RECORDS PROVIDED START

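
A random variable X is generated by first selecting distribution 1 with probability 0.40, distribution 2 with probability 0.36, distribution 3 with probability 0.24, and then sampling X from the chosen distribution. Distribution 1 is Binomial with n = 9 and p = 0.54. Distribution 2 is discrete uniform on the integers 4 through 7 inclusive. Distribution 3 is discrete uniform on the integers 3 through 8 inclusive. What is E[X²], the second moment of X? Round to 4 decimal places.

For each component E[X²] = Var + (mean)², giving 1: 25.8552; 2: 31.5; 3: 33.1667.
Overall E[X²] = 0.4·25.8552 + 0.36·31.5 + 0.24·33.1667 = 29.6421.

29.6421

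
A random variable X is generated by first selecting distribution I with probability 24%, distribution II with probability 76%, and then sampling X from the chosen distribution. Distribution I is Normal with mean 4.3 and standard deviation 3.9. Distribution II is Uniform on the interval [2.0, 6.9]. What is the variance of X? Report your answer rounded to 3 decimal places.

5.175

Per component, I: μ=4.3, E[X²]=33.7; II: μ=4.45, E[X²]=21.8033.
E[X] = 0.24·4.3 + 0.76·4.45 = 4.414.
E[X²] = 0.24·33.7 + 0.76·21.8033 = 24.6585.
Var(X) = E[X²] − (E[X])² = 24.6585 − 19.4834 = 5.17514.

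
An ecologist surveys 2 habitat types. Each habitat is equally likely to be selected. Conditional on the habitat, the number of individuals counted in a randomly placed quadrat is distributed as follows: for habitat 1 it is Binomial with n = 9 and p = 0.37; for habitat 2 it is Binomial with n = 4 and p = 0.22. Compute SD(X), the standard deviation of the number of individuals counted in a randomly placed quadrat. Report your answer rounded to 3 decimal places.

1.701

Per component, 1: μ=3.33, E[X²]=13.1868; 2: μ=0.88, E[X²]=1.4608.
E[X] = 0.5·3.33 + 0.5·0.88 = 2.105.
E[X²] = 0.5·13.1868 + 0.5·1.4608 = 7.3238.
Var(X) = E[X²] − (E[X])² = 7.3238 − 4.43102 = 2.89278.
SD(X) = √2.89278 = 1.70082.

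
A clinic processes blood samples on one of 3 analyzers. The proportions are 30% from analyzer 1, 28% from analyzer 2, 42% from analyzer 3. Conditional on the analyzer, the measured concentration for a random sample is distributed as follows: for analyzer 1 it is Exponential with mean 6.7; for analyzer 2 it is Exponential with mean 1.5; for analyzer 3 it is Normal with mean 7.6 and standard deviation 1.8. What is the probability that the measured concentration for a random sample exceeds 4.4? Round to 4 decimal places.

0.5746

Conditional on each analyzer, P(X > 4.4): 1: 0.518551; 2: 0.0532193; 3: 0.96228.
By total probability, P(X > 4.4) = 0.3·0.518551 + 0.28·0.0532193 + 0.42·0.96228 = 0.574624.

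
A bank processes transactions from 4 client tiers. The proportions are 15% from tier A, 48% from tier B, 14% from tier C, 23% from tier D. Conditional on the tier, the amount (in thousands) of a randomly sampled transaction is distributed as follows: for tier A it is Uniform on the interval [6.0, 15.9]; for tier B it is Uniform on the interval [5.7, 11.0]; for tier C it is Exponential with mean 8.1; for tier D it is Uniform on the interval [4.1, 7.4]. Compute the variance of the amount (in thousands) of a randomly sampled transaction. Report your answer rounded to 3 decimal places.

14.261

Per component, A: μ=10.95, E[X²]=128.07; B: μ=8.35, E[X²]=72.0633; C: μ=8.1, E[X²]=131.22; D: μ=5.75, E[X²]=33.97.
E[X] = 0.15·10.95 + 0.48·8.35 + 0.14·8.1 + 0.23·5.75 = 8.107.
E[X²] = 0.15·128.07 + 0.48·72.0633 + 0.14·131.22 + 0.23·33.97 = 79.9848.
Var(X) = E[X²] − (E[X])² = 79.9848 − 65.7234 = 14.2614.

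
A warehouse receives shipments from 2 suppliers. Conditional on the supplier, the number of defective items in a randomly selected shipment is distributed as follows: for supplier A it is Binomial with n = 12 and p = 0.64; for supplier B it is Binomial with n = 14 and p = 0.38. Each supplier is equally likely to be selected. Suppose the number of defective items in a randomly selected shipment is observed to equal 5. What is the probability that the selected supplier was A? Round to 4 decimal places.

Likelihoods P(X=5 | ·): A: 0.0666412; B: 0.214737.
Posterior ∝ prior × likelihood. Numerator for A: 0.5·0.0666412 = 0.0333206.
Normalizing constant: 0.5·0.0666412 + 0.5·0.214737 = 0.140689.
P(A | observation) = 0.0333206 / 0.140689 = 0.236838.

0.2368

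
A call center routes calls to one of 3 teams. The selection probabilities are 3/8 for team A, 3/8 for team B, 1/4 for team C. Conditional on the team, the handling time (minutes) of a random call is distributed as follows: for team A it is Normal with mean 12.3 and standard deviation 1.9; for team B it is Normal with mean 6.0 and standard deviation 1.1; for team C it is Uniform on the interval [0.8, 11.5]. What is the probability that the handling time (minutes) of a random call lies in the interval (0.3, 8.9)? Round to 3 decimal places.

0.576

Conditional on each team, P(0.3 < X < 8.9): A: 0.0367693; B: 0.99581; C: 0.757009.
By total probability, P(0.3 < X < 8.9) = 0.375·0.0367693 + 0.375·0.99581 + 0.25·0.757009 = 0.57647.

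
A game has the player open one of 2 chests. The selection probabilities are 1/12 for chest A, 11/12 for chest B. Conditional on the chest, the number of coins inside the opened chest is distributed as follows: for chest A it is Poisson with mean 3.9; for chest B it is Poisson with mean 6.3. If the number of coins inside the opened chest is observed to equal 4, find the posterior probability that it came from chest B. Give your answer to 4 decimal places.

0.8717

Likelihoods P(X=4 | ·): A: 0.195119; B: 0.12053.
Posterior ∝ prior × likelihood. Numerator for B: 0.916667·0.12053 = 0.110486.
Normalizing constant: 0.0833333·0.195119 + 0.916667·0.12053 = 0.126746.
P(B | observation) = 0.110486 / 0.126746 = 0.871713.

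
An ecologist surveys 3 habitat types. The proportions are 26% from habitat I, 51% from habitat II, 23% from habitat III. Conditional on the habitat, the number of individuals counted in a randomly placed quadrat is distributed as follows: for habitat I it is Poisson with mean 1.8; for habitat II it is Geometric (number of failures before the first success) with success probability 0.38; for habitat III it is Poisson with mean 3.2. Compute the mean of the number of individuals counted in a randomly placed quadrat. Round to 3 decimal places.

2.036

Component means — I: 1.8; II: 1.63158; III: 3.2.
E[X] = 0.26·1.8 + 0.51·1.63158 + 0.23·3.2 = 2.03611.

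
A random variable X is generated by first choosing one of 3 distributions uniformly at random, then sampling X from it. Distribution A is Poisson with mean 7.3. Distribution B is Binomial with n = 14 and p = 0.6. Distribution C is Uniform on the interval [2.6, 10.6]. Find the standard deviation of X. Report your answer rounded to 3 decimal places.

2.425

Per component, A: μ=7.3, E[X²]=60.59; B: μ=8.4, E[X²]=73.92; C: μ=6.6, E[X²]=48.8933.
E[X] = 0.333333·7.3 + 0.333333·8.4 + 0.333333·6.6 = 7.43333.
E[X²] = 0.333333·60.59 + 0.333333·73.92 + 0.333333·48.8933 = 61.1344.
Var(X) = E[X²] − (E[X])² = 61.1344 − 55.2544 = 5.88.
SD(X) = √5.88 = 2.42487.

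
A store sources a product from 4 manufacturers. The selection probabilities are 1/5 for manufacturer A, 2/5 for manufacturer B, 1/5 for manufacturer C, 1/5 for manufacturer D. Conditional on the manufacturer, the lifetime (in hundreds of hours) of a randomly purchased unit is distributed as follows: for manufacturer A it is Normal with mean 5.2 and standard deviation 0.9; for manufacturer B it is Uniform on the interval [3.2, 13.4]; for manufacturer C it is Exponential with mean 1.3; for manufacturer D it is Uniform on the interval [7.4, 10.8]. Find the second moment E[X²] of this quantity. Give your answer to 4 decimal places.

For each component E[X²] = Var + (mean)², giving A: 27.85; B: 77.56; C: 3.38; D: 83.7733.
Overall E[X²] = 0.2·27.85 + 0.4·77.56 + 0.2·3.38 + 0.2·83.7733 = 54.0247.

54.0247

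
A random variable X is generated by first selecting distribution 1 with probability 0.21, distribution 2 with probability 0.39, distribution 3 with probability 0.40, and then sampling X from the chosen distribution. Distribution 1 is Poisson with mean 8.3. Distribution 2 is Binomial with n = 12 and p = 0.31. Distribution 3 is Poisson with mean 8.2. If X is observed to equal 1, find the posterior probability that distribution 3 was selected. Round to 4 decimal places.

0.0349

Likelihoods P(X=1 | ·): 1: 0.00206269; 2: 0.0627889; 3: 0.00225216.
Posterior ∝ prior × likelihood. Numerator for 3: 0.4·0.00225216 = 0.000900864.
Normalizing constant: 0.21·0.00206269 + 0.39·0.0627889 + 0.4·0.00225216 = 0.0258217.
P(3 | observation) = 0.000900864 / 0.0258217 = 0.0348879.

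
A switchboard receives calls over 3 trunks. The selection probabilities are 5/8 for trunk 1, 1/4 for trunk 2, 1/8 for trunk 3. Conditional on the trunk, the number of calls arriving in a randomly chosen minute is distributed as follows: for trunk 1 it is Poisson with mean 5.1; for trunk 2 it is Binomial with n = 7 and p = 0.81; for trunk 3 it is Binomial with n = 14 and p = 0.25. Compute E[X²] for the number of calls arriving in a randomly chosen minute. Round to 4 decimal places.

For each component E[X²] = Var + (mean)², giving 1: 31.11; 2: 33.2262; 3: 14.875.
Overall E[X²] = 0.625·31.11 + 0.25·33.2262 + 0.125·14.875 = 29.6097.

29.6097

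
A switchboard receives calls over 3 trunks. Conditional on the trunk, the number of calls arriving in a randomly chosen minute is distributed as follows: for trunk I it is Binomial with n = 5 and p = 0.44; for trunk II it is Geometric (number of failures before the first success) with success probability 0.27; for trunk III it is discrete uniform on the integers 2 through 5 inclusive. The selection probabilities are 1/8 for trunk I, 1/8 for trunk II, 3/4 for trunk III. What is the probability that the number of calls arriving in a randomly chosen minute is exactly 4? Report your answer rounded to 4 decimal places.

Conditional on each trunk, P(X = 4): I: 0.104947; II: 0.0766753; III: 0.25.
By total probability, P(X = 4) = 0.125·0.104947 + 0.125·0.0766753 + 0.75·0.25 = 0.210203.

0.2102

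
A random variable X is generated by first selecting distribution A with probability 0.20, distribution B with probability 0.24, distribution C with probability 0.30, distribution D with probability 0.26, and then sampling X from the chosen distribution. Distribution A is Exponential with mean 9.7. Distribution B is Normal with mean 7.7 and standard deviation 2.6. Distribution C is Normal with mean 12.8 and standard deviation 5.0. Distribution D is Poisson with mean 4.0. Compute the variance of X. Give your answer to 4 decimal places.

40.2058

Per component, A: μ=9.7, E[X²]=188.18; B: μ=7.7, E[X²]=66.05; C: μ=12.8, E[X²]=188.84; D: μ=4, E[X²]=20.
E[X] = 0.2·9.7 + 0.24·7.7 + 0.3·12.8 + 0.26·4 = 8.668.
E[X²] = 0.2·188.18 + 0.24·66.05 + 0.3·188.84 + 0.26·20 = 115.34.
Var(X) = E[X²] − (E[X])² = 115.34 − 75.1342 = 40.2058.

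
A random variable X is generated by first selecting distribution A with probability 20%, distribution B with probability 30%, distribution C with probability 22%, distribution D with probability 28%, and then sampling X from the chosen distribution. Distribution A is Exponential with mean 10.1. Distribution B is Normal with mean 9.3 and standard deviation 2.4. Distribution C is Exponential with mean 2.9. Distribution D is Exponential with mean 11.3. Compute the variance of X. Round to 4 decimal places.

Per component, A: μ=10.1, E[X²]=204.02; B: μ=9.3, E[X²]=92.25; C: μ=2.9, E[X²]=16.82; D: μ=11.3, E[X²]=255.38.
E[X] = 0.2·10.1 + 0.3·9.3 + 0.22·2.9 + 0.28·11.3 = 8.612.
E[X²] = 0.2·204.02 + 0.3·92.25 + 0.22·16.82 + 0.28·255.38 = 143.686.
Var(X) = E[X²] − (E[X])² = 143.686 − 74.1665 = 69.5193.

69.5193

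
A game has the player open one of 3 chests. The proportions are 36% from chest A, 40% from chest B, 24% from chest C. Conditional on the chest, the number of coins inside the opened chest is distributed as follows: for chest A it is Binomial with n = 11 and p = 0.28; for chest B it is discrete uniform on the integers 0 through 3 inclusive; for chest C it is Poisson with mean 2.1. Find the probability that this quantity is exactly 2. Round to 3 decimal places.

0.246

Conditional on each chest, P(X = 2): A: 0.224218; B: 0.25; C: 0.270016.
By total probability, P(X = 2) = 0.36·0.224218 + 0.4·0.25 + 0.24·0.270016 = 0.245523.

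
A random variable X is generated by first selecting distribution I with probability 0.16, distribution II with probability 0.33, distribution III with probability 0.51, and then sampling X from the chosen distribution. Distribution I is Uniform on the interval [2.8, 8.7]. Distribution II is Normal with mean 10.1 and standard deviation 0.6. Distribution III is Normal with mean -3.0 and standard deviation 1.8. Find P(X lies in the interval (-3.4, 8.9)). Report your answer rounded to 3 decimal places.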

RECORDS PROVIDED END

= WHAT YOU HAVE TO DO =
Nothing but the lines from the one holding "X. Round to 4 decimal places." to the end of the entries should be returned, each exactly as it stands.

= ANSWER FOR THE TASK =
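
A random variable X is generated by first selecting distribution A with probability 20%, distribution B with probability 30%, distribution C with probability 22%, distribution D with probability 28%, and then sampling X from the chosen distribution. Distribution A is Exponential with mean 10.1. Distribution B is Normal with mean 9.3 and standard deviation 2.4. Distribution C is Exponential with mean 2.9. Distribution D is Exponential with mean 11.3. Compute the variance of X. Round to 4 decimal places.

Per component, A: μ=10.1, E[X²]=204.02; B: μ=9.3, E[X²]=92.25; C: μ=2.9, E[X²]=16.82; D: μ=11.3, E[X²]=255.38.
E[X] = 0.2·10.1 + 0.3·9.3 + 0.22·2.9 + 0.28·11.3 = 8.612.
E[X²] = 0.2·204.02 + 0.3·92.25 + 0.22·16.82 + 0.28·255.38 = 143.686.
Var(X) = E[X²] − (E[X])² = 143.686 − 74.1665 = 69.5193.

69.5193

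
A game has the player open one of 3 chests. The proportions are 36% from chest A, 40% from chest B, 24% from chest C. Conditional on the chest, the number of coins inside the opened chest is distributed as follows: for chest A it is Binomial with n = 11 and p = 0.28; for chest B it is discrete uniform on the integers 0 through 3 inclusive; for chest C it is Poisson with mean 2.1. Find the probability that this quantity is exactly 2. Round to 3 decimal places.

0.246

Conditional on each chest, P(X = 2): A: 0.224218; B: 0.25; C: 0.270016.
By total probability, P(X = 2) = 0.36·0.224218 + 0.4·0.25 + 0.24·0.270016 = 0.245523.

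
A random variable X is generated by first selecting distribution I with probability 0.16, distribution II with probability 0.33, distribution III with probability 0.51, and then sampling X from the chosen distribution. Distribution I is Uniform on the interval [2.8, 8.7]. Distribution II is Normal with mean 10.1 and standard deviation 0.6. Distribution III is Normal with mean -3.0 and standard deviation 1.8. Find P(X lies in the interval (-3.4, 8.9)). Report your answer rounded to 3 decimal places.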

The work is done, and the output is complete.